++++ Data to use

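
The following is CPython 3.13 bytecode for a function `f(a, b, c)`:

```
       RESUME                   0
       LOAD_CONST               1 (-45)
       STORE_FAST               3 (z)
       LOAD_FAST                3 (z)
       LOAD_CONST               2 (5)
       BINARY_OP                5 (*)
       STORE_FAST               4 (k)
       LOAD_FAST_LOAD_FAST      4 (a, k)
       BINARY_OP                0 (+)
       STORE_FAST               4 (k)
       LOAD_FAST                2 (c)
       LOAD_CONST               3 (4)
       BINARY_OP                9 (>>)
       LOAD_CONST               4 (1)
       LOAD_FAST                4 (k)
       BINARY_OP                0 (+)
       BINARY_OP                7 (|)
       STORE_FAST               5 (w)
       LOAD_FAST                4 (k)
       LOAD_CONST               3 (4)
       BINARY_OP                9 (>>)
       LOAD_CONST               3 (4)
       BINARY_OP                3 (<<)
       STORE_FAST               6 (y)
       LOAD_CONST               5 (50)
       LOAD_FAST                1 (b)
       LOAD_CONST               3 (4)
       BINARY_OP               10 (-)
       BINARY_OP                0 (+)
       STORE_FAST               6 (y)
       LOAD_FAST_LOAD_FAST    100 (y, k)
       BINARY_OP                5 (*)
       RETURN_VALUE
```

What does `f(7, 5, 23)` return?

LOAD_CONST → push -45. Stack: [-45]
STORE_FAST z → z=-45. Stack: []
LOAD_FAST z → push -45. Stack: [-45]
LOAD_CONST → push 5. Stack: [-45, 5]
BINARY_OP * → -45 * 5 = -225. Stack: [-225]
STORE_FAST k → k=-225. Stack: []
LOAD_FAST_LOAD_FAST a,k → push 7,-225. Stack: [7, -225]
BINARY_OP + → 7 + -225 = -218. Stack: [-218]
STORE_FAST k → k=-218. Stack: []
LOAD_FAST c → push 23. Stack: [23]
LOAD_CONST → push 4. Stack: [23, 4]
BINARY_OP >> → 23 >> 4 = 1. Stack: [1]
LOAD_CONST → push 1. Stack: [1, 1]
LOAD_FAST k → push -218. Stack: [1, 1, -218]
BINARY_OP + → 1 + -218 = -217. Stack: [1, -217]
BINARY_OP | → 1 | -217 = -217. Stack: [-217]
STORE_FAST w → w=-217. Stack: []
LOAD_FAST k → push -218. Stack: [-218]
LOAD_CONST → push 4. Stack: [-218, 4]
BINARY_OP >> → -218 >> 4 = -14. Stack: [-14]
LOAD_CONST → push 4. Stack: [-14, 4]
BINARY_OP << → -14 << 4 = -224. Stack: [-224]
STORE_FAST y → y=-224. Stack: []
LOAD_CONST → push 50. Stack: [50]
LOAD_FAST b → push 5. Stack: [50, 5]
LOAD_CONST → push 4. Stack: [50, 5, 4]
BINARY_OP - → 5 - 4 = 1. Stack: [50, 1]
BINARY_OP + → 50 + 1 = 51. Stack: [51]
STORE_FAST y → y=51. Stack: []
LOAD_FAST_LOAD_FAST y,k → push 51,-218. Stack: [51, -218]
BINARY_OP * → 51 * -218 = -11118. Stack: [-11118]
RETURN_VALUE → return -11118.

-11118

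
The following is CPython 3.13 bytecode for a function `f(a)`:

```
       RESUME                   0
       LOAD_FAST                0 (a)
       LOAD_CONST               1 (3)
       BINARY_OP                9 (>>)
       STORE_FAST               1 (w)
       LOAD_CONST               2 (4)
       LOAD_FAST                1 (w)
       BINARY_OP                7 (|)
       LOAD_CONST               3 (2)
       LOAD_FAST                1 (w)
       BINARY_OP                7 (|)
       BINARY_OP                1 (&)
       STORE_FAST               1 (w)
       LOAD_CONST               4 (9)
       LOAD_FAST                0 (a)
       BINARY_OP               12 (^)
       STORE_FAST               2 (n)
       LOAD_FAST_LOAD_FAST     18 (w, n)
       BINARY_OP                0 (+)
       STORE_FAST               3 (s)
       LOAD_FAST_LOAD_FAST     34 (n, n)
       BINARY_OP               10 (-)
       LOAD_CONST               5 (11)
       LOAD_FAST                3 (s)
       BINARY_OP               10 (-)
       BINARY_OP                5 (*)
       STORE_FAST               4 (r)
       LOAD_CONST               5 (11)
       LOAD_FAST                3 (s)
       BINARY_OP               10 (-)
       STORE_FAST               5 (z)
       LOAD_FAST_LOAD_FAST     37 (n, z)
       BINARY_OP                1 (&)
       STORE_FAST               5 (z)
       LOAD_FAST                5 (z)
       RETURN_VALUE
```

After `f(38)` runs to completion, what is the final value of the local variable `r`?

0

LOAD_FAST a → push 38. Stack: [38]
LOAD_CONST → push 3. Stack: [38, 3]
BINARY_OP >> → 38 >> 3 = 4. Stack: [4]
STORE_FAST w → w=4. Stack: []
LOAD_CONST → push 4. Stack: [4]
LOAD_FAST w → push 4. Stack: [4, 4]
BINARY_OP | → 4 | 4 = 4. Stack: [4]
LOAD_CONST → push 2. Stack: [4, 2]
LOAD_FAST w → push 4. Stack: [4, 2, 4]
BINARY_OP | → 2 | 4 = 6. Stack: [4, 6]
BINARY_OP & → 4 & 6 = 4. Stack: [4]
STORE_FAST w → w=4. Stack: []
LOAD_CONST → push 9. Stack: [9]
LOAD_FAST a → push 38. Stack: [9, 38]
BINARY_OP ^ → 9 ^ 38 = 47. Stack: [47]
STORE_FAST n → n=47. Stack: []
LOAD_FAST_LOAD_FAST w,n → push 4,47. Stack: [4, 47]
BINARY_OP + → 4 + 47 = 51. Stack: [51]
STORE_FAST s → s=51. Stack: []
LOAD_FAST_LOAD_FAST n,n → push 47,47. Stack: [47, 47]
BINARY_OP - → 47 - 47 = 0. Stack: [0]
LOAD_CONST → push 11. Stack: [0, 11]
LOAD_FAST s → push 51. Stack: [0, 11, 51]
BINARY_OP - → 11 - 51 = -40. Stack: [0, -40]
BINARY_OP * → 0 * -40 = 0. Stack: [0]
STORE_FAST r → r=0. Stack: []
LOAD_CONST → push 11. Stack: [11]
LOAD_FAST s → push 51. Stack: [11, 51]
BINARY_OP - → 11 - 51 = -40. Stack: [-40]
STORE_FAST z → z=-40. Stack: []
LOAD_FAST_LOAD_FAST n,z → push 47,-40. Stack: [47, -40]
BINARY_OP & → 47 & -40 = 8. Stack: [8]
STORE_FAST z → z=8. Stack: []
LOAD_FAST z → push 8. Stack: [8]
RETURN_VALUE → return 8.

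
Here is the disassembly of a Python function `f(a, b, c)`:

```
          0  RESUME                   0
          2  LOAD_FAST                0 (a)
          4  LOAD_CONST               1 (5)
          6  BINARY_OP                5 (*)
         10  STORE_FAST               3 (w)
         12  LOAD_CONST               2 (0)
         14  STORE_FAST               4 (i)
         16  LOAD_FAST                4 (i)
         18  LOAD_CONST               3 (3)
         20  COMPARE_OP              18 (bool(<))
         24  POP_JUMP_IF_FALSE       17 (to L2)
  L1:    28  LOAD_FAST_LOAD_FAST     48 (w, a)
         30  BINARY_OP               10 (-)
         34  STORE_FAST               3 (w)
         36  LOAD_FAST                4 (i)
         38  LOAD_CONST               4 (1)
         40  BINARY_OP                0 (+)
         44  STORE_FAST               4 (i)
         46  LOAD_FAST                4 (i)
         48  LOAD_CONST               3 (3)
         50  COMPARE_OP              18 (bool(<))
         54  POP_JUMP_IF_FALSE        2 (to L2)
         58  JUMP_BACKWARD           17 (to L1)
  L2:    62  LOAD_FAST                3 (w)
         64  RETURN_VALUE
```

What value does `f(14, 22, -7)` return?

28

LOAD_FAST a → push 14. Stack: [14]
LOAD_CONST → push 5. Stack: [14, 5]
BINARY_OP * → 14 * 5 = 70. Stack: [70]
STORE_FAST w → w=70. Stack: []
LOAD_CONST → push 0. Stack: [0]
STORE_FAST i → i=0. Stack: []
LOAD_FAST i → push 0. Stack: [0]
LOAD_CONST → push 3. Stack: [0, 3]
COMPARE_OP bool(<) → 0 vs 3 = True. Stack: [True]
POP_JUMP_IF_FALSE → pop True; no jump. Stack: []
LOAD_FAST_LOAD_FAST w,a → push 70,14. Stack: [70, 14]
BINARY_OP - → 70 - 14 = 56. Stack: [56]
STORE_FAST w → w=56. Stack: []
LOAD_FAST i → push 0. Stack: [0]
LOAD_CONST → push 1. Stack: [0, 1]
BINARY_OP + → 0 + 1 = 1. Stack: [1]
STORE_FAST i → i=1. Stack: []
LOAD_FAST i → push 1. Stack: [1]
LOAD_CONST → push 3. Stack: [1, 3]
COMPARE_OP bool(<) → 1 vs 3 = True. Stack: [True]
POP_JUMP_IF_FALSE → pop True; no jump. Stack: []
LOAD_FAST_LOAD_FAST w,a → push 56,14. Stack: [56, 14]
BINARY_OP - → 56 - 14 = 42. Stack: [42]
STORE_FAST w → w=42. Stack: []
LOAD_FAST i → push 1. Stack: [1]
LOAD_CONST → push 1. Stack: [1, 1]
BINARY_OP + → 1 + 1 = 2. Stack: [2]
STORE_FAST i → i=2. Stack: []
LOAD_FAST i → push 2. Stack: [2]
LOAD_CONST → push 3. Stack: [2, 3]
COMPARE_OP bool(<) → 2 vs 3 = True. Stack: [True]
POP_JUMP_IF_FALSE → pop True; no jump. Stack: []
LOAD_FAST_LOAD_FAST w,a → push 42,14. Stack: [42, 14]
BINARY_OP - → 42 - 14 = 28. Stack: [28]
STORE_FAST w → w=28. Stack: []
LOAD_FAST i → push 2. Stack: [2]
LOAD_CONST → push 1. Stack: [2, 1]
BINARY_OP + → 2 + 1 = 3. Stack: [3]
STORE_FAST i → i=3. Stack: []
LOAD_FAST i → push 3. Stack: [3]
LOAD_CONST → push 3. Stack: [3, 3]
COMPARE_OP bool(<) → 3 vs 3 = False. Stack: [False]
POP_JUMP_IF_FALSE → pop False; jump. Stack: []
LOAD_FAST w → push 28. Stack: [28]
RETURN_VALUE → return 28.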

++++++++

Would you please return all lines from the listing above that contain "function"?

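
The following is CPython 3.13 bytecode for a function `f(a, b, c)`:
The following is CPython 3.13 bytecode for a function `f(a)`:
Here is the disassembly of a Python function `f(a, b, c)`: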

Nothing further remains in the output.